▼▼▼
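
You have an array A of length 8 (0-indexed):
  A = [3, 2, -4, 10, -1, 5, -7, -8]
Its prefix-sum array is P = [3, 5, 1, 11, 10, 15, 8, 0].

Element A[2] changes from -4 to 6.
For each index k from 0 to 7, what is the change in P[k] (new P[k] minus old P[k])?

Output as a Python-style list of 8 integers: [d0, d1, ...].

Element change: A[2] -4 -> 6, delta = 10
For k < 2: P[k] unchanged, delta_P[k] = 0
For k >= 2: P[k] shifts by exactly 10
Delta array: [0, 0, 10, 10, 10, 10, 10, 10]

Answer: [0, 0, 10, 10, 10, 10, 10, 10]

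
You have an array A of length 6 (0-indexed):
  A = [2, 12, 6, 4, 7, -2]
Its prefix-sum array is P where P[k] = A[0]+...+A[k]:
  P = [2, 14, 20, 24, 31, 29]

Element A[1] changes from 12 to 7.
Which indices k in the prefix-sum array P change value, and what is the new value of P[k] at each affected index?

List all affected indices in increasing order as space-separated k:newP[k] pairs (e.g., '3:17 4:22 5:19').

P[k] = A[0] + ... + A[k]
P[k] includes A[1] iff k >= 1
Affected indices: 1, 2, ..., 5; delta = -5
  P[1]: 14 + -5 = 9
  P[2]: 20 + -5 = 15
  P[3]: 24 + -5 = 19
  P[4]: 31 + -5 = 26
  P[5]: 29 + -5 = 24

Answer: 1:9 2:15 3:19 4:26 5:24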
▲▲▲
▼▼▼
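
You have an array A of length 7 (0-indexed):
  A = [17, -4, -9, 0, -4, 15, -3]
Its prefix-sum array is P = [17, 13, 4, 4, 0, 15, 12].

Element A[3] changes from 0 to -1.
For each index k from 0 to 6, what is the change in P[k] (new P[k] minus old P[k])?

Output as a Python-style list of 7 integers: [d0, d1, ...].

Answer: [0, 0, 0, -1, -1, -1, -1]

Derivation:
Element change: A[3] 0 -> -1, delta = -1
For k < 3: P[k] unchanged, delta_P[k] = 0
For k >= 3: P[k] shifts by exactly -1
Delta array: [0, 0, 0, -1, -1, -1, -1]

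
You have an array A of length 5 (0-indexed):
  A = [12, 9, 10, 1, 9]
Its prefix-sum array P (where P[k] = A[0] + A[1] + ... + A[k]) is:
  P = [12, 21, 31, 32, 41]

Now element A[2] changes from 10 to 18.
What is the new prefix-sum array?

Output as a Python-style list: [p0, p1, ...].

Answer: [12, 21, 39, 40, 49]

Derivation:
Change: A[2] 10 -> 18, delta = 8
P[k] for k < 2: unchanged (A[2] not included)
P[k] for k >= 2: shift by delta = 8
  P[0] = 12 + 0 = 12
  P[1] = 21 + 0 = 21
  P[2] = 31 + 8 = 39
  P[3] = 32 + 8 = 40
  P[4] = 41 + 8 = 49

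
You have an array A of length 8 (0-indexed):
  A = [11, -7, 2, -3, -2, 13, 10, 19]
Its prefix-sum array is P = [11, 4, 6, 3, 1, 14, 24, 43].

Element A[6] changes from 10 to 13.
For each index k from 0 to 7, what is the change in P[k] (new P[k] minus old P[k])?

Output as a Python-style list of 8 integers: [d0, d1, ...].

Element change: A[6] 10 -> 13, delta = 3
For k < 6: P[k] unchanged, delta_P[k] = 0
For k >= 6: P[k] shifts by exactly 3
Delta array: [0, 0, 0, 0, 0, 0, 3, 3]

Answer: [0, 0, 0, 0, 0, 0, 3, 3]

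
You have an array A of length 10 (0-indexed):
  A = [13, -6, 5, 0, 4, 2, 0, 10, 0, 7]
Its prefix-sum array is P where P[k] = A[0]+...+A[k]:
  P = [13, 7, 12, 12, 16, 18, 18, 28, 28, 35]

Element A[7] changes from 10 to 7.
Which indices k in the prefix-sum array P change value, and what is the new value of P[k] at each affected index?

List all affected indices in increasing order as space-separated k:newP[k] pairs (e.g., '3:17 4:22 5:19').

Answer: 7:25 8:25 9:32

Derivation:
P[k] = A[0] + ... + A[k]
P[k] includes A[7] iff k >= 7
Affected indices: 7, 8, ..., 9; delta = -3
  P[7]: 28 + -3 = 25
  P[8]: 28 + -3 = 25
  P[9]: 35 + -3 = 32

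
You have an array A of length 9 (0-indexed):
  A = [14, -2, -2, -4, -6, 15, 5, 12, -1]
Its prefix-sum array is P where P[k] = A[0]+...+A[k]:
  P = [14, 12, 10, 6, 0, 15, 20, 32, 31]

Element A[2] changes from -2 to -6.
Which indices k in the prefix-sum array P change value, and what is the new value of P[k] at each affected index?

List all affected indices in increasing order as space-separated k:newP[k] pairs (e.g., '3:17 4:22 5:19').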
▲▲▲
DIRECTIONS FOR THIS TASK: Wherever the word "length" appears in the listing above, copy that line.

RESPONSE:
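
You have an array A of length 8 (0-indexed):
You have an array A of length 6 (0-indexed):
You have an array A of length 7 (0-indexed):
You have an array A of length 5 (0-indexed):
You have an array A of length 8 (0-indexed):
You have an array A of length 10 (0-indexed):
You have an array A of length 9 (0-indexed):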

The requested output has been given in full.